*** Block opens ***

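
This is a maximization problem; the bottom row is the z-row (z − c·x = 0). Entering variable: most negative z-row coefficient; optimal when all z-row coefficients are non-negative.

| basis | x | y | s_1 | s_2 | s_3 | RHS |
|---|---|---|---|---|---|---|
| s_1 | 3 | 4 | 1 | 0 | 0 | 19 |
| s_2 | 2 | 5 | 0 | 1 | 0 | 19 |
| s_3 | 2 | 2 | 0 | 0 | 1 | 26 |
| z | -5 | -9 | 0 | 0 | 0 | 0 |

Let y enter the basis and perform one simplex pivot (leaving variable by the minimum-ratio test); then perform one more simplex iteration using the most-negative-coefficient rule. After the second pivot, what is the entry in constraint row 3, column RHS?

106/7

Ratio test on column y — row 1: 19/4 = 19/4; row 2: 19/5 = 19/5; row 3: 26/2 = 13. Minimum is 19/5 at row 2 (s_2 leaves); pivot element 5.
Divide row 2 by 5; eliminate column y from the other rows.
Second iteration: most negative z-row entry is -7/5 in column x, so x enters.
Ratio test on column x — row 1: (19/5)/(7/5) = 19/7; row 2: (19/5)/(2/5) = 19/2; row 3: (92/5)/(6/5) = 46/3. Minimum is 19/7 at row 1 (s_1 leaves); pivot element 7/5.
Divide row 1 by 7/5; eliminate column x from the other rows.
After both pivots, the entry at constraint row 3, column RHS is 106/7.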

*** Block closes ***

• _PROBLEM_: Write out the data again in full. Match it exactly.

• _PROBLEM SOLUTION_:
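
This is a maximization problem; the bottom row is the z-row (z − c·x = 0). Entering variable: most negative z-row coefficient; optimal when all z-row coefficients are non-negative.

| basis | x | y | s_1 | s_2 | s_3 | RHS |
|---|---|---|---|---|---|---|
| s_1 | 3 | 4 | 1 | 0 | 0 | 19 |
| s_2 | 2 | 5 | 0 | 1 | 0 | 19 |
| s_3 | 2 | 2 | 0 | 0 | 1 | 26 |
| z | -5 | -9 | 0 | 0 | 0 | 0 |

Let y enter the basis and perform one simplex pivot (leaving variable by the minimum-ratio test); then perform one more simplex iteration using the most-negative-coefficient rule. After the second pivot, what is the entry in constraint row 3, column RHS?

106/7

Ratio test on column y — row 1: 19/4 = 19/4; row 2: 19/5 = 19/5; row 3: 26/2 = 13. Minimum is 19/5 at row 2 (s_2 leaves); pivot element 5.
Divide row 2 by 5; eliminate column y from the other rows.
Second iteration: most negative z-row entry is -7/5 in column x, so x enters.
Ratio test on column x — row 1: (19/5)/(7/5) = 19/7; row 2: (19/5)/(2/5) = 19/2; row 3: (92/5)/(6/5) = 46/3. Minimum is 19/7 at row 1 (s_1 leaves); pivot element 7/5.
Divide row 1 by 7/5; eliminate column x from the other rows.
After both pivots, the entry at constraint row 3, column RHS is 106/7.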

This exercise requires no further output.